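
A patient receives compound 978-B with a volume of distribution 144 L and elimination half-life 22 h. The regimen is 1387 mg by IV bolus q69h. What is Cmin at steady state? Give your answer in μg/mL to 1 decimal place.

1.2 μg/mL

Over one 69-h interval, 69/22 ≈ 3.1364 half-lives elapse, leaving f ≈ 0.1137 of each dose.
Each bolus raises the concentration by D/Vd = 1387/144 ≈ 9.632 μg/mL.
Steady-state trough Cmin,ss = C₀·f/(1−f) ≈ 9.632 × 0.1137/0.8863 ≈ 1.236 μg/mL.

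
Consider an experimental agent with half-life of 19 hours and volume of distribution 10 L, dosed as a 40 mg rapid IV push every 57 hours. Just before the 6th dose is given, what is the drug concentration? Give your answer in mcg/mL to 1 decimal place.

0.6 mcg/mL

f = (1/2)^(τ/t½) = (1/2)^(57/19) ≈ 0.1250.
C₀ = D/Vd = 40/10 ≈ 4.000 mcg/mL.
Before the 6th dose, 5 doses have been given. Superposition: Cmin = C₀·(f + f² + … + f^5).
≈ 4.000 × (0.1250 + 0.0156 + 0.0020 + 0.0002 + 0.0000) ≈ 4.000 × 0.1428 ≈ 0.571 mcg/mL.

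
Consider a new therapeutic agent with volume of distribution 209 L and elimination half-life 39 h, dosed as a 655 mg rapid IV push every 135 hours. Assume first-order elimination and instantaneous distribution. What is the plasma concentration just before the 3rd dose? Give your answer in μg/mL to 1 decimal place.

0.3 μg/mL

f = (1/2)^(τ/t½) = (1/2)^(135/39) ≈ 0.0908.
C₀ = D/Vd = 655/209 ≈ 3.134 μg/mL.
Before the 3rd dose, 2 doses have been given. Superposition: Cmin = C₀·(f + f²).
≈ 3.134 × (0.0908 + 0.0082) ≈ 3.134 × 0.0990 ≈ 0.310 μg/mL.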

### AIM OF THE TASK
Each record above should be restated word for word.

### RESULT BELOW
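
A patient receives compound 978-B with a volume of distribution 144 L and elimination half-life 22 h. The regimen is 1387 mg by IV bolus q69h. What is Cmin at steady state? Give your answer in μg/mL to 1 decimal place.

1.2 μg/mL

Over one 69-h interval, 69/22 ≈ 3.1364 half-lives elapse, leaving f ≈ 0.1137 of each dose.
Each bolus raises the concentration by D/Vd = 1387/144 ≈ 9.632 μg/mL.
Steady-state trough Cmin,ss = C₀·f/(1−f) ≈ 9.632 × 0.1137/0.8863 ≈ 1.236 μg/mL.

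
Consider an experimental agent with half-life of 19 hours and volume of distribution 10 L, dosed as a 40 mg rapid IV push every 57 hours. Just before the 6th dose is given, what is the drug concentration? Give your answer in mcg/mL to 1 decimal place.

0.6 mcg/mL

f = (1/2)^(τ/t½) = (1/2)^(57/19) ≈ 0.1250.
C₀ = D/Vd = 40/10 ≈ 4.000 mcg/mL.
Before the 6th dose, 5 doses have been given. Superposition: Cmin = C₀·(f + f² + … + f^5).
≈ 4.000 × (0.1250 + 0.0156 + 0.0020 + 0.0002 + 0.0000) ≈ 4.000 × 0.1428 ≈ 0.571 mcg/mL.

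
Consider a new therapeutic agent with volume of distribution 209 L and elimination half-life 39 h, dosed as a 655 mg rapid IV push every 135 hours. Assume first-order elimination and instantaneous distribution. What is the plasma concentration just before the 3rd dose? Give your answer in μg/mL to 1 decimal place.

0.3 μg/mL

f = (1/2)^(τ/t½) = (1/2)^(135/39) ≈ 0.0908.
C₀ = D/Vd = 655/209 ≈ 3.134 μg/mL.
Before the 3rd dose, 2 doses have been given. Superposition: Cmin = C₀·(f + f²).
≈ 3.134 × (0.0908 + 0.0082) ≈ 3.134 × 0.0990 ≈ 0.310 μg/mL.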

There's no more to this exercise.